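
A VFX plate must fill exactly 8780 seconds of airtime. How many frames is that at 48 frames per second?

Frames = 8780 × 48 = 421440.

421440 frames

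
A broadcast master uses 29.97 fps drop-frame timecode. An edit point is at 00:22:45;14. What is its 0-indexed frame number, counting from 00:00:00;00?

40924

As if non-drop at 30 labels/s: (0 × 3600 + 22 × 60 + 45) × 30 + 14 = 40964.
Minute boundaries passed: 22; those not divisible by 10: 22 − 2 = 20; dropped labels = 2 × 20 = 40.
Actual frame index = 40964 − 40 = 40924.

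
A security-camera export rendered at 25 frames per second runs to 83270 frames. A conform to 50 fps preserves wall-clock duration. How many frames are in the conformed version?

Target frames = source frames × (target rate / source rate) = 83270 × (50)/(25) = 83270 × 2 = 166540.

166540 frames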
==================================================
--- EXERCISE ---
Print the data in full, with each line exactly as given.

--- ANSWER SPACE ---
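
A VFX plate must fill exactly 8780 seconds of airtime. How many frames is that at 48 frames per second?

Frames = 8780 × 48 = 421440.

421440 frames

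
A broadcast master uses 29.97 fps drop-frame timecode. An edit point is at 00:22:45;14. What is its 0-indexed frame number, counting from 00:00:00;00?

40924

As if non-drop at 30 labels/s: (0 × 3600 + 22 × 60 + 45) × 30 + 14 = 40964.
Minute boundaries passed: 22; those not divisible by 10: 22 − 2 = 20; dropped labels = 2 × 20 = 40.
Actual frame index = 40964 − 40 = 40924.

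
A security-camera export rendered at 25 frames per second runs to 83270 frames. A conform to 50 fps preserves wall-clock duration. How many frames are in the conformed version?

Target frames = source frames × (target rate / source rate) = 83270 × (50)/(25) = 83270 × 2 = 166540.

166540 frames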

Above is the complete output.